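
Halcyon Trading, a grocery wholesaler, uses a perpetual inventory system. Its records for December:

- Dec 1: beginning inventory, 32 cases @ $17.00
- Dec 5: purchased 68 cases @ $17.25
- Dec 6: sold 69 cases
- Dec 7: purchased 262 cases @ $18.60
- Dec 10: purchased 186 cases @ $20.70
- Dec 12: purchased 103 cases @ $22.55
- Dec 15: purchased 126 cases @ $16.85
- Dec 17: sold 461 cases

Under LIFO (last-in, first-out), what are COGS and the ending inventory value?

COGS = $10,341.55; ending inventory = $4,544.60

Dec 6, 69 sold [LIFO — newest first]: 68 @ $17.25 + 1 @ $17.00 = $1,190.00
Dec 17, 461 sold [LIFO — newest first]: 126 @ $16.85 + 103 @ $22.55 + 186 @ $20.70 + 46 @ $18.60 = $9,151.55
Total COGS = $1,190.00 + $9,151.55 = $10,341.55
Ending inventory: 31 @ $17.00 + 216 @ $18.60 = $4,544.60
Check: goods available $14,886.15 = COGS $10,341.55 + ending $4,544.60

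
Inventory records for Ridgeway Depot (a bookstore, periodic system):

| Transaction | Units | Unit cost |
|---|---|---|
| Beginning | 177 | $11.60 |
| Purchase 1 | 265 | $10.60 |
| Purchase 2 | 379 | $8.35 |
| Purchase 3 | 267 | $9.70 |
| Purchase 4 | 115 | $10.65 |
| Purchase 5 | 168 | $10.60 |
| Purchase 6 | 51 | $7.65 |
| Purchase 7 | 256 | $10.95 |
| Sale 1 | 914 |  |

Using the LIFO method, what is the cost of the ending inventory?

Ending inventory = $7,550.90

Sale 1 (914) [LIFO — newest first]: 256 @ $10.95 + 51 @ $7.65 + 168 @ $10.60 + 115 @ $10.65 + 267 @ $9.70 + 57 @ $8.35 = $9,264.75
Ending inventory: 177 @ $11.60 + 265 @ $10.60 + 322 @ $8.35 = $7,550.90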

• • • • •

Task requirements
What must be returned is the line with "- Dec 17: sold 461 cases" plus every line after it to the end of the entries, exactly as they appear.

Written solution
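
- Dec 17: sold 461 cases

Under LIFO (last-in, first-out), what are COGS and the ending inventory value?

COGS = $10,341.55; ending inventory = $4,544.60

Dec 6, 69 sold [LIFO — newest first]: 68 @ $17.25 + 1 @ $17.00 = $1,190.00
Dec 17, 461 sold [LIFO — newest first]: 126 @ $16.85 + 103 @ $22.55 + 186 @ $20.70 + 46 @ $18.60 = $9,151.55
Total COGS = $1,190.00 + $9,151.55 = $10,341.55
Ending inventory: 31 @ $17.00 + 216 @ $18.60 = $4,544.60
Check: goods available $14,886.15 = COGS $10,341.55 + ending $4,544.60

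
Inventory records for Ridgeway Depot (a bookstore, periodic system):

| Transaction | Units | Unit cost |
|---|---|---|
| Beginning | 177 | $11.60 |
| Purchase 1 | 265 | $10.60 |
| Purchase 2 | 379 | $8.35 |
| Purchase 3 | 267 | $9.70 |
| Purchase 4 | 115 | $10.65 |
| Purchase 5 | 168 | $10.60 |
| Purchase 6 | 51 | $7.65 |
| Purchase 7 | 256 | $10.95 |
| Sale 1 | 914 |  |

Using the LIFO method, what is the cost of the ending inventory?

Ending inventory = $7,550.90

Sale 1 (914) [LIFO — newest first]: 256 @ $10.95 + 51 @ $7.65 + 168 @ $10.60 + 115 @ $10.65 + 267 @ $9.70 + 57 @ $8.35 = $9,264.75
Ending inventory: 177 @ $11.60 + 265 @ $10.60 + 322 @ $8.35 = $7,550.90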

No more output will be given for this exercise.